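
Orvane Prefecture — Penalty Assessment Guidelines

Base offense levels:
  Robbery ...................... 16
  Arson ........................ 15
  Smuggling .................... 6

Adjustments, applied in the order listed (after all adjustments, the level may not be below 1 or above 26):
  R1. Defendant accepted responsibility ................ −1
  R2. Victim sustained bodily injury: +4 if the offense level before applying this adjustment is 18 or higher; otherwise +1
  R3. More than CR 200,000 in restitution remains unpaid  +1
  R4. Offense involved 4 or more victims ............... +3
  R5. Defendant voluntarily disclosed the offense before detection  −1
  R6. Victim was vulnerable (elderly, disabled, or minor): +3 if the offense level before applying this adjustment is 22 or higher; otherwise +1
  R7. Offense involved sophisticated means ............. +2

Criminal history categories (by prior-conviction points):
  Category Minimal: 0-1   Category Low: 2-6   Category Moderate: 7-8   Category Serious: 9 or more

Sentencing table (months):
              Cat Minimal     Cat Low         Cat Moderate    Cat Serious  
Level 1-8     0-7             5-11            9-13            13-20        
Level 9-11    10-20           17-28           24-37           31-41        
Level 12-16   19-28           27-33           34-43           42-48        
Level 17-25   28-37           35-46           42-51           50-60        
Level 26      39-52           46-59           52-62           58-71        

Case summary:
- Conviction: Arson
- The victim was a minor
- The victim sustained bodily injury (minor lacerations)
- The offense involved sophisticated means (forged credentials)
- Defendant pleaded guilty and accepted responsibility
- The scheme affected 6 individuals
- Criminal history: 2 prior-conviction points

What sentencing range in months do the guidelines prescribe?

35-46 months

Base offense level for arson: 15.
R1 applies: 15 − 1 = 14.
R2 applies (level before this adjustment is 14 < 18, so +1): 14 + 1 = 15.
R4 applies: 15 + 3 = 18.
R6 applies (level before this adjustment is 18 < 22, so +1): 18 + 1 = 19.
R7 applies: 19 + 2 = 21.
Final offense level: 21.
Criminal history: 2 prior points → Category Low (2-6).
Level 21 falls in the 17-25 band.
Grid: Level 17-25 × Category Low = 35-46 months.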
·····
Task instructions: What is needed is an exact copy of all the data above.

Exercise output:
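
Orvane Prefecture — Penalty Assessment Guidelines

Base offense levels:
  Robbery ...................... 16
  Arson ........................ 15
  Smuggling .................... 6

Adjustments, applied in the order listed (after all adjustments, the level may not be below 1 or above 26):
  R1. Defendant accepted responsibility ................ −1
  R2. Victim sustained bodily injury: +4 if the offense level before applying this adjustment is 18 or higher; otherwise +1
  R3. More than CR 200,000 in restitution remains unpaid  +1
  R4. Offense involved 4 or more victims ............... +3
  R5. Defendant voluntarily disclosed the offense before detection  −1
  R6. Victim was vulnerable (elderly, disabled, or minor): +3 if the offense level before applying this adjustment is 22 or higher; otherwise +1
  R7. Offense involved sophisticated means ............. +2

Criminal history categories (by prior-conviction points):
  Category Minimal: 0-1   Category Low: 2-6   Category Moderate: 7-8   Category Serious: 9 or more

Sentencing table (months):
              Cat Minimal     Cat Low         Cat Moderate    Cat Serious  
Level 1-8     0-7             5-11            9-13            13-20        
Level 9-11    10-20           17-28           24-37           31-41        
Level 12-16   19-28           27-33           34-43           42-48        
Level 17-25   28-37           35-46           42-51           50-60        
Level 26      39-52           46-59           52-62           58-71        

Case summary:
- Conviction: Arson
- The victim was a minor
- The victim sustained bodily injury (minor lacerations)
- The offense involved sophisticated means (forged credentials)
- Defendant pleaded guilty and accepted responsibility
- The scheme affected 6 individuals
- Criminal history: 2 prior-conviction points

What sentencing range in months do the guidelines prescribe?

35-46 months

Base offense level for arson: 15.
R1 applies: 15 − 1 = 14.
R2 applies (level before this adjustment is 14 < 18, so +1): 14 + 1 = 15.
R4 applies: 15 + 3 = 18.
R6 applies (level before this adjustment is 18 < 22, so +1): 18 + 1 = 19.
R7 applies: 19 + 2 = 21.
Final offense level: 21.
Criminal history: 2 prior points → Category Low (2-6).
Level 21 falls in the 17-25 band.
Grid: Level 17-25 × Category Low = 35-46 months.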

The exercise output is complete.